• _EXERCISE INSTRUCTIONS_
Could you copy out all of the entries exactly?

---------- GIVEN INFORMATION

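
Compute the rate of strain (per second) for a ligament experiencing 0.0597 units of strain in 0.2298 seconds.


strain_rate = delta_strain / delta_t
strain_rate = 0.0597 / 0.2298
strain_rate = 0.2598


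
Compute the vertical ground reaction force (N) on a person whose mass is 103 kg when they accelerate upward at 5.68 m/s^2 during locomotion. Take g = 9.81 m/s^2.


GRF = m * (g + a)
GRF = 103 * (9.81 + 5.68)
GRF = 103 * 15.4900
GRF = 1595.4700


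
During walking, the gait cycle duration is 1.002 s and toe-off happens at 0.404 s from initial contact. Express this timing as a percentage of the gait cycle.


pct = (event_time / cycle_time) * 100
pct = (0.404 / 1.002) * 100
ratio = 0.4032
pct = 40.3194


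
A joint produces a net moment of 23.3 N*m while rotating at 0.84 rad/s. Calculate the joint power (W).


P = M * omega
P = 23.3 * 0.84
P = 19.5720


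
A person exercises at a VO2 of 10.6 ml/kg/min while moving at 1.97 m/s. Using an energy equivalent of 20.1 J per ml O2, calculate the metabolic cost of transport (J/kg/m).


Power per kg = VO2 * 20.1 / 60
Power per kg = 10.6 * 20.1 / 60 = 3.5510 W/kg
Cost = power_per_kg / speed
Cost = 3.5510 / 1.97
Cost = 1.8025


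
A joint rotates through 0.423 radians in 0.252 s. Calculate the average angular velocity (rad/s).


omega = delta_theta / delta_t
omega = 0.423 / 0.252
omega = 1.6786


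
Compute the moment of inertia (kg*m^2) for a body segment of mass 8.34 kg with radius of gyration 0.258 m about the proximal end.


I = m * k^2
I = 8.34 * 0.258^2
k^2 = 0.0666
I = 0.5551


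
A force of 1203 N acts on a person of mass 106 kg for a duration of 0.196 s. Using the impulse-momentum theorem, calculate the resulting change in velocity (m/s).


J = F * dt = 1203 * 0.196 = 235.7880 N*s
delta_v = J / m
delta_v = 235.7880 / 106
delta_v = 2.2244


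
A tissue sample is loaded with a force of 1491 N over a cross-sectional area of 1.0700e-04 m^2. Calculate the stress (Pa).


stress = F / A
stress = 1491 / 1.0700e-04
stress = 1.3935e+07


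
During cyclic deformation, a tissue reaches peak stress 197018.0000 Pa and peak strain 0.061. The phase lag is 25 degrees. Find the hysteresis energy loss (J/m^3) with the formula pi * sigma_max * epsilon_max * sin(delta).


E_loss = pi * sigma_max * epsilon_max * sin(delta)
delta = 25 deg = 0.4363 rad
sin(delta) = 0.4226
E_loss = pi * 197018.0000 * 0.061 * 0.4226
E_loss = 15956.3617


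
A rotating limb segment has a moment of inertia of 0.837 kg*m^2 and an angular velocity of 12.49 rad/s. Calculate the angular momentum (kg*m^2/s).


L = I * omega
L = 0.837 * 12.49
L = 10.4541


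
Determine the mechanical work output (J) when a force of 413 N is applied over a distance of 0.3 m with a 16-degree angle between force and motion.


W = F * d * cos(theta)
theta = 16 deg = 0.2793 rad
cos(theta) = 0.9613
W = 413 * 0.3 * 0.9613
W = 119.1003


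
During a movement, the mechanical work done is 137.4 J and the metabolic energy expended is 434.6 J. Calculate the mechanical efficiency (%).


eta = (W_mech / E_meta) * 100
eta = (137.4 / 434.6) * 100
ratio = 0.3162
eta = 31.6153


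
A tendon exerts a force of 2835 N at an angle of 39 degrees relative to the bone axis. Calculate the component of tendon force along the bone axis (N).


F_eff = F_tendon * cos(theta)
theta = 39 deg = 0.6807 rad
cos(theta) = 0.7771
F_eff = 2835 * 0.7771
F_eff = 2203.2088


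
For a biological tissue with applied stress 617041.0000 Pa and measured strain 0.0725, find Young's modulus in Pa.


E = stress / strain
E = 617041.0000 / 0.0725
E = 8.5109e+06


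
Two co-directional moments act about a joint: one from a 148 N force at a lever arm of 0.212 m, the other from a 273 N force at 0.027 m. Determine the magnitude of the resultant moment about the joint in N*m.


M = F1 * d1 + F2 * d2
M = 148 * 0.212 + 273 * 0.027
M = 31.3760 + 7.3710
M = 38.7470


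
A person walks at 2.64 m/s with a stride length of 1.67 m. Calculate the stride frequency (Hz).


f = v / stride_length
f = 2.64 / 1.67
f = 1.5808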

--------------------

• _RESULT OF THIS TASK_
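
Compute the rate of strain (per second) for a ligament experiencing 0.0597 units of strain in 0.2298 seconds.


strain_rate = delta_strain / delta_t
strain_rate = 0.0597 / 0.2298
strain_rate = 0.2598


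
Compute the vertical ground reaction force (N) on a person whose mass is 103 kg when they accelerate upward at 5.68 m/s^2 during locomotion. Take g = 9.81 m/s^2.


GRF = m * (g + a)
GRF = 103 * (9.81 + 5.68)
GRF = 103 * 15.4900
GRF = 1595.4700


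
During walking, the gait cycle duration is 1.002 s and toe-off happens at 0.404 s from initial contact. Express this timing as a percentage of the gait cycle.


pct = (event_time / cycle_time) * 100
pct = (0.404 / 1.002) * 100
ratio = 0.4032
pct = 40.3194


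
A joint produces a net moment of 23.3 N*m while rotating at 0.84 rad/s. Calculate the joint power (W).


P = M * omega
P = 23.3 * 0.84
P = 19.5720


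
A person exercises at a VO2 of 10.6 ml/kg/min while moving at 1.97 m/s. Using an energy equivalent of 20.1 J per ml O2, calculate the metabolic cost of transport (J/kg/m).


Power per kg = VO2 * 20.1 / 60
Power per kg = 10.6 * 20.1 / 60 = 3.5510 W/kg
Cost = power_per_kg / speed
Cost = 3.5510 / 1.97
Cost = 1.8025


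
A joint rotates through 0.423 radians in 0.252 s. Calculate the average angular velocity (rad/s).


omega = delta_theta / delta_t
omega = 0.423 / 0.252
omega = 1.6786


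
Compute the moment of inertia (kg*m^2) for a body segment of mass 8.34 kg with radius of gyration 0.258 m about the proximal end.


I = m * k^2
I = 8.34 * 0.258^2
k^2 = 0.0666
I = 0.5551


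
A force of 1203 N acts on a person of mass 106 kg for a duration of 0.196 s. Using the impulse-momentum theorem, calculate the resulting change in velocity (m/s).


J = F * dt = 1203 * 0.196 = 235.7880 N*s
delta_v = J / m
delta_v = 235.7880 / 106
delta_v = 2.2244


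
A tissue sample is loaded with a force of 1491 N over a cross-sectional area of 1.0700e-04 m^2. Calculate the stress (Pa).


stress = F / A
stress = 1491 / 1.0700e-04
stress = 1.3935e+07


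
During cyclic deformation, a tissue reaches peak stress 197018.0000 Pa and peak strain 0.061. The phase lag is 25 degrees. Find the hysteresis energy loss (J/m^3) with the formula pi * sigma_max * epsilon_max * sin(delta).


E_loss = pi * sigma_max * epsilon_max * sin(delta)
delta = 25 deg = 0.4363 rad
sin(delta) = 0.4226
E_loss = pi * 197018.0000 * 0.061 * 0.4226
E_loss = 15956.3617


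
A rotating limb segment has a moment of inertia of 0.837 kg*m^2 and an angular velocity of 12.49 rad/s. Calculate the angular momentum (kg*m^2/s).


L = I * omega
L = 0.837 * 12.49
L = 10.4541


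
Determine the mechanical work output (J) when a force of 413 N is applied over a distance of 0.3 m with a 16-degree angle between force and motion.


W = F * d * cos(theta)
theta = 16 deg = 0.2793 rad
cos(theta) = 0.9613
W = 413 * 0.3 * 0.9613
W = 119.1003


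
During a movement, the mechanical work done is 137.4 J and the metabolic energy expended is 434.6 J. Calculate the mechanical efficiency (%).


eta = (W_mech / E_meta) * 100
eta = (137.4 / 434.6) * 100
ratio = 0.3162
eta = 31.6153


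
A tendon exerts a force of 2835 N at an angle of 39 degrees relative to the bone axis. Calculate the component of tendon force along the bone axis (N).


F_eff = F_tendon * cos(theta)
theta = 39 deg = 0.6807 rad
cos(theta) = 0.7771
F_eff = 2835 * 0.7771
F_eff = 2203.2088


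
For a biological tissue with applied stress 617041.0000 Pa and measured strain 0.0725, find Young's modulus in Pa.


E = stress / strain
E = 617041.0000 / 0.0725
E = 8.5109e+06


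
Two co-directional moments act about a joint: one from a 148 N force at a lever arm of 0.212 m, the other from a 273 N force at 0.027 m. Determine the magnitude of the resultant moment about the joint in N*m.


M = F1 * d1 + F2 * d2
M = 148 * 0.212 + 273 * 0.027
M = 31.3760 + 7.3710
M = 38.7470


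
A person walks at 2.64 m/s with a stride length of 1.67 m. Calculate the stride frequency (Hz).


f = v / stride_length
f = 2.64 / 1.67
f = 1.5808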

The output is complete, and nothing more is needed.